# What the exercise asks
Where in the data does the word "Assume" appear? Find those lines and copy them.

Content starts

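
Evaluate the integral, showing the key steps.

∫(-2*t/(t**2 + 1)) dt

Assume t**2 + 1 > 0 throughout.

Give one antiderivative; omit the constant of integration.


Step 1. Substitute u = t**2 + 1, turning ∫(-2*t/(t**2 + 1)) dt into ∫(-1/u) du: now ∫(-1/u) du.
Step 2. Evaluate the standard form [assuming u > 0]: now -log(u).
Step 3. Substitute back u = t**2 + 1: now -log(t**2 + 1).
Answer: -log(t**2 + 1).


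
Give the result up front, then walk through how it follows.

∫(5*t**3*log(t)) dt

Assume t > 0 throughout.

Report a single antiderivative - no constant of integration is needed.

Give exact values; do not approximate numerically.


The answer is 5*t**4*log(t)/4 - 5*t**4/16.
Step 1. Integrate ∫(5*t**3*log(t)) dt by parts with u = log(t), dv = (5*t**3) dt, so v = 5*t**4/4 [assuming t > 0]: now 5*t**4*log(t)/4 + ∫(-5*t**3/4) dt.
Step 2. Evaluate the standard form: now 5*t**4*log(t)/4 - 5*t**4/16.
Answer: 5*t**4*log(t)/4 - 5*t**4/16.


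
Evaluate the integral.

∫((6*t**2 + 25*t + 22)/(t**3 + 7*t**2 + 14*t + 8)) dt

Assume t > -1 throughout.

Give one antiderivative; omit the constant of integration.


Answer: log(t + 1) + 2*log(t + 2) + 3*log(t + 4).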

Content ends

# Solution for this exercise
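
Assume t**2 + 1 > 0 throughout.
Assume t > 0 throughout.
Assume t > -1 throughout.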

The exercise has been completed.